WHAT IS REQUIRED
What you return should be every record, retyped without a single change.

EXERCISE DATA
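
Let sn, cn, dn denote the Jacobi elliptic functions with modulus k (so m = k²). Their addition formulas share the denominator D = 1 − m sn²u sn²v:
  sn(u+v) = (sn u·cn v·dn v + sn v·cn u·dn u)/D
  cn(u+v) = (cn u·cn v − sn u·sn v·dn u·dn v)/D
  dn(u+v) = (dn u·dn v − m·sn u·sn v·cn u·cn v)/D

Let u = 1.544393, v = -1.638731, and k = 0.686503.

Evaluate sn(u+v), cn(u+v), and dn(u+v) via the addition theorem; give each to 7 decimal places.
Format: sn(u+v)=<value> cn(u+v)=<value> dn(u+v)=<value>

sn(u+v)=-0.0941326 cn(u+v)=0.9955597 dn(u+v)=0.9979098

sn u = 0.9781656855234901, cn u = 0.2078265903688953, dn u = 0.7409921597318872
sn v = -0.9902397107098769, cn v = 0.1393747298946952, dn v = 0.7333951985943511
m = k² = 0.471286369009
D = 1 − m·sn²u·sn²v = 0.5578288502557988
sn(u+v) = (sn u·cn v·dn v + sn v·cn u·dn u)/D = -0.05250988536885642/0.5578288502557988 = -0.09413260957151537
cn(u+v) = (cn u·cn v − sn u·sn v·dn u·dn v)/D = 0.5553519047561248/0.5578288502557988 = 0.9955596676318585
dn(u+v) = (dn u·dn v − m·sn u·sn v·cn u·cn v)/D = 0.5566628727505666/0.5578288502557988 = 0.9979097934703494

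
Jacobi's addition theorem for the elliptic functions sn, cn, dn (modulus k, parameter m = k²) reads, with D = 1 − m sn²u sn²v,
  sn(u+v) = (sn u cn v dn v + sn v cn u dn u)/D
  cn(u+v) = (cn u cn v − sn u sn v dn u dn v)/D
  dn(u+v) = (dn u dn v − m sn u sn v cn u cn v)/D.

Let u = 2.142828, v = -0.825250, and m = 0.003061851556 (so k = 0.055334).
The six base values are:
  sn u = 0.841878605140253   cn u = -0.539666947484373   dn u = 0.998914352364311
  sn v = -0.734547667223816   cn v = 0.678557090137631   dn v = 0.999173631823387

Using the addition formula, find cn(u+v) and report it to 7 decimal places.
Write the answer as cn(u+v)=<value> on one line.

m = k² = 0.003061851556
D = 1 − m·sn²u·sn²v = 0.9988290912677012
cn(u+v) = (cn u·cn v − sn u·sn v·dn u·dn v)/D = 0.2510232962448378/0.9988290912677012 = 0.2513175661776553

cn(u+v)=0.2513176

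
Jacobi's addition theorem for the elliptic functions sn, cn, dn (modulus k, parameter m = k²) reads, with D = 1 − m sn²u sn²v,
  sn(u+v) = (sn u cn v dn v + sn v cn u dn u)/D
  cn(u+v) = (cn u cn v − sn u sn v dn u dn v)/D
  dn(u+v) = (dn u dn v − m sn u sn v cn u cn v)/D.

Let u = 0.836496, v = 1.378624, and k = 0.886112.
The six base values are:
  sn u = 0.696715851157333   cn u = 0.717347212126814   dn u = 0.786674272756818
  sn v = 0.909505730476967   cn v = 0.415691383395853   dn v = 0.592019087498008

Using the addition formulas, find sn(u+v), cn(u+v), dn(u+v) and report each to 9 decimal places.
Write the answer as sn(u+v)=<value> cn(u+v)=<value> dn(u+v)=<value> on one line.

m = k² = 0.785194476544
D = 1 − m·sn²u·sn²v = 0.6847177667212463
sn(u+v) = (sn u·cn v·dn v + sn v·cn u·dn u)/D = 0.6847108407438906/0.6847177667212463 = 0.9999898849165417
cn(u+v) = (cn u·cn v − sn u·sn v·dn u·dn v)/D = 0.003079712896621266/0.6847177667212463 = 0.00449778441031024
dn(u+v) = (dn u·dn v − m·sn u·sn v·cn u·cn v)/D = 0.3173586764504159/0.6847177667212463 = 0.4634883040498275

sn(u+v)=0.999989885 cn(u+v)=0.004497784 dn(u+v)=0.463488304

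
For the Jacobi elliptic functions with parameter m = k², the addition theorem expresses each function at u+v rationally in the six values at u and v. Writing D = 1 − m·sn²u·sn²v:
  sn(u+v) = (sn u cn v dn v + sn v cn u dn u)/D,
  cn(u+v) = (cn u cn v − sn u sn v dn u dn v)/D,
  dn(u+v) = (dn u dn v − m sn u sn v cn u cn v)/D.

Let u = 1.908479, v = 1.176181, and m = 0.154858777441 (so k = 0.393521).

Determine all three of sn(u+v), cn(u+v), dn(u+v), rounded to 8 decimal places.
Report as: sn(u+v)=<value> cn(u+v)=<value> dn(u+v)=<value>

sn u = 0.9690280174243621, cn u = -0.2469508077464219, dn u = 0.9244377961050849
sn v = 0.9104614487816513, cn v = 0.4135939437206697, dn v = 0.9336119950647877
m = k² = 0.154858777441
D = 1 − m·sn²u·sn²v = 0.8794598806772597
sn(u+v) = (sn u·cn v·dn v + sn v·cn u·dn u)/D = 0.1663270157469121/0.8794598806772597 = 0.1891240514789896
cn(u+v) = (cn u·cn v − sn u·sn v·dn u·dn v)/D = -0.8635884468620376/0.8794598806772597 = -0.9819532031375897
dn(u+v) = (dn u·dn v − m·sn u·sn v·cn u·cn v)/D = 0.8770208456994023/0.8794598806772597 = 0.9972266671494109

sn(u+v)=0.18912405 cn(u+v)=-0.98195320 dn(u+v)=0.99722667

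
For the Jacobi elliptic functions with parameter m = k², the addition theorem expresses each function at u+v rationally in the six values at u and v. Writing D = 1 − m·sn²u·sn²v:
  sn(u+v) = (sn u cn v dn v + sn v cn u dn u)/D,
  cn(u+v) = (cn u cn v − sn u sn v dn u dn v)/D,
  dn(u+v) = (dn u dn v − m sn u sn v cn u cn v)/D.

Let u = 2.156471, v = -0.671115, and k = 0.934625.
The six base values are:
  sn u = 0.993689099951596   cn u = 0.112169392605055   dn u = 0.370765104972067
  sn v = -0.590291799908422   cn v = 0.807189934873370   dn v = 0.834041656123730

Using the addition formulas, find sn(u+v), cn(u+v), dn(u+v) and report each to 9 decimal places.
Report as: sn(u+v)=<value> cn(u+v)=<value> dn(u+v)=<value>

m = k² = 0.873523890625
D = 1 − m·sn²u·sn²v = 0.6994551159795624
sn(u+v) = (sn u·cn v·dn v + sn v·cn u·dn u)/D = 0.6444319941311337/0.6994551159795624 = 0.9213343063888084
cn(u+v) = (cn u·cn v − sn u·sn v·dn u·dn v)/D = 0.271928049693579/0.6994551159795624 = 0.3887712642043562
dn(u+v) = (dn u·dn v − m·sn u·sn v·cn u·cn v)/D = 0.3556254432483258/0.6994551159795624 = 0.5084321139752974

sn(u+v)=0.921334306 cn(u+v)=0.388771264 dn(u+v)=0.508432114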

TASK OUTPUT
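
Let sn, cn, dn denote the Jacobi elliptic functions with modulus k (so m = k²). Their addition formulas share the denominator D = 1 − m sn²u sn²v:
  sn(u+v) = (sn u·cn v·dn v + sn v·cn u·dn u)/D
  cn(u+v) = (cn u·cn v − sn u·sn v·dn u·dn v)/D
  dn(u+v) = (dn u·dn v − m·sn u·sn v·cn u·cn v)/D

Let u = 1.544393, v = -1.638731, and k = 0.686503.

Evaluate sn(u+v), cn(u+v), and dn(u+v) via the addition theorem; give each to 7 decimal places.
Format: sn(u+v)=<value> cn(u+v)=<value> dn(u+v)=<value>

sn(u+v)=-0.0941326 cn(u+v)=0.9955597 dn(u+v)=0.9979098

sn u = 0.9781656855234901, cn u = 0.2078265903688953, dn u = 0.7409921597318872
sn v = -0.9902397107098769, cn v = 0.1393747298946952, dn v = 0.7333951985943511
m = k² = 0.471286369009
D = 1 − m·sn²u·sn²v = 0.5578288502557988
sn(u+v) = (sn u·cn v·dn v + sn v·cn u·dn u)/D = -0.05250988536885642/0.5578288502557988 = -0.09413260957151537
cn(u+v) = (cn u·cn v − sn u·sn v·dn u·dn v)/D = 0.5553519047561248/0.5578288502557988 = 0.9955596676318585
dn(u+v) = (dn u·dn v − m·sn u·sn v·cn u·cn v)/D = 0.5566628727505666/0.5578288502557988 = 0.9979097934703494

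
Jacobi's addition theorem for the elliptic functions sn, cn, dn (modulus k, parameter m = k²) reads, with D = 1 − m sn²u sn²v,
  sn(u+v) = (sn u cn v dn v + sn v cn u dn u)/D
  cn(u+v) = (cn u cn v − sn u sn v dn u dn v)/D
  dn(u+v) = (dn u dn v − m sn u sn v cn u cn v)/D.

Let u = 2.142828, v = -0.825250, and m = 0.003061851556 (so k = 0.055334).
The six base values are:
  sn u = 0.841878605140253   cn u = -0.539666947484373   dn u = 0.998914352364311
  sn v = -0.734547667223816   cn v = 0.678557090137631   dn v = 0.999173631823387

Using the addition formula, find cn(u+v) and report it to 7 decimal places.
Write the answer as cn(u+v)=<value> on one line.

m = k² = 0.003061851556
D = 1 − m·sn²u·sn²v = 0.9988290912677012
cn(u+v) = (cn u·cn v − sn u·sn v·dn u·dn v)/D = 0.2510232962448378/0.9988290912677012 = 0.2513175661776553

cn(u+v)=0.2513176

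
Jacobi's addition theorem for the elliptic functions sn, cn, dn (modulus k, parameter m = k²) reads, with D = 1 − m sn²u sn²v,
  sn(u+v) = (sn u cn v dn v + sn v cn u dn u)/D
  cn(u+v) = (cn u cn v − sn u sn v dn u dn v)/D
  dn(u+v) = (dn u dn v − m sn u sn v cn u cn v)/D.

Let u = 0.836496, v = 1.378624, and k = 0.886112.
The six base values are:
  sn u = 0.696715851157333   cn u = 0.717347212126814   dn u = 0.786674272756818
  sn v = 0.909505730476967   cn v = 0.415691383395853   dn v = 0.592019087498008

Using the addition formulas, find sn(u+v), cn(u+v), dn(u+v) and report each to 9 decimal places.
Write the answer as sn(u+v)=<value> cn(u+v)=<value> dn(u+v)=<value> on one line.

m = k² = 0.785194476544
D = 1 − m·sn²u·sn²v = 0.6847177667212463
sn(u+v) = (sn u·cn v·dn v + sn v·cn u·dn u)/D = 0.6847108407438906/0.6847177667212463 = 0.9999898849165417
cn(u+v) = (cn u·cn v − sn u·sn v·dn u·dn v)/D = 0.003079712896621266/0.6847177667212463 = 0.00449778441031024
dn(u+v) = (dn u·dn v − m·sn u·sn v·cn u·cn v)/D = 0.3173586764504159/0.6847177667212463 = 0.4634883040498275

sn(u+v)=0.999989885 cn(u+v)=0.004497784 dn(u+v)=0.463488304

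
For the Jacobi elliptic functions with parameter m = k², the addition theorem expresses each function at u+v rationally in the six values at u and v. Writing D = 1 − m·sn²u·sn²v:
  sn(u+v) = (sn u cn v dn v + sn v cn u dn u)/D,
  cn(u+v) = (cn u cn v − sn u sn v dn u dn v)/D,
  dn(u+v) = (dn u dn v − m sn u sn v cn u cn v)/D.

Let u = 1.908479, v = 1.176181, and m = 0.154858777441 (so k = 0.393521).

Determine all three of sn(u+v), cn(u+v), dn(u+v), rounded to 8 decimal places.
Report as: sn(u+v)=<value> cn(u+v)=<value> dn(u+v)=<value>

sn u = 0.9690280174243621, cn u = -0.2469508077464219, dn u = 0.9244377961050849
sn v = 0.9104614487816513, cn v = 0.4135939437206697, dn v = 0.9336119950647877
m = k² = 0.154858777441
D = 1 − m·sn²u·sn²v = 0.8794598806772597
sn(u+v) = (sn u·cn v·dn v + sn v·cn u·dn u)/D = 0.1663270157469121/0.8794598806772597 = 0.1891240514789896
cn(u+v) = (cn u·cn v − sn u·sn v·dn u·dn v)/D = -0.8635884468620376/0.8794598806772597 = -0.9819532031375897
dn(u+v) = (dn u·dn v − m·sn u·sn v·cn u·cn v)/D = 0.8770208456994023/0.8794598806772597 = 0.9972266671494109

sn(u+v)=0.18912405 cn(u+v)=-0.98195320 dn(u+v)=0.99722667

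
For the Jacobi elliptic functions with parameter m = k², the addition theorem expresses each function at u+v rationally in the six values at u and v. Writing D = 1 − m·sn²u·sn²v:
  sn(u+v) = (sn u cn v dn v + sn v cn u dn u)/D,
  cn(u+v) = (cn u cn v − sn u sn v dn u dn v)/D,
  dn(u+v) = (dn u dn v − m sn u sn v cn u cn v)/D.

Let u = 2.156471, v = -0.671115, and k = 0.934625.
The six base values are:
  sn u = 0.993689099951596   cn u = 0.112169392605055   dn u = 0.370765104972067
  sn v = -0.590291799908422   cn v = 0.807189934873370   dn v = 0.834041656123730

Using the addition formulas, find sn(u+v), cn(u+v), dn(u+v) and report each to 9 decimal places.
Report as: sn(u+v)=<value> cn(u+v)=<value> dn(u+v)=<value>

m = k² = 0.873523890625
D = 1 − m·sn²u·sn²v = 0.6994551159795624
sn(u+v) = (sn u·cn v·dn v + sn v·cn u·dn u)/D = 0.6444319941311337/0.6994551159795624 = 0.9213343063888084
cn(u+v) = (cn u·cn v − sn u·sn v·dn u·dn v)/D = 0.271928049693579/0.6994551159795624 = 0.3887712642043562
dn(u+v) = (dn u·dn v − m·sn u·sn v·cn u·cn v)/D = 0.3556254432483258/0.6994551159795624 = 0.5084321139752974

sn(u+v)=0.921334306 cn(u+v)=0.388771264 dn(u+v)=0.508432114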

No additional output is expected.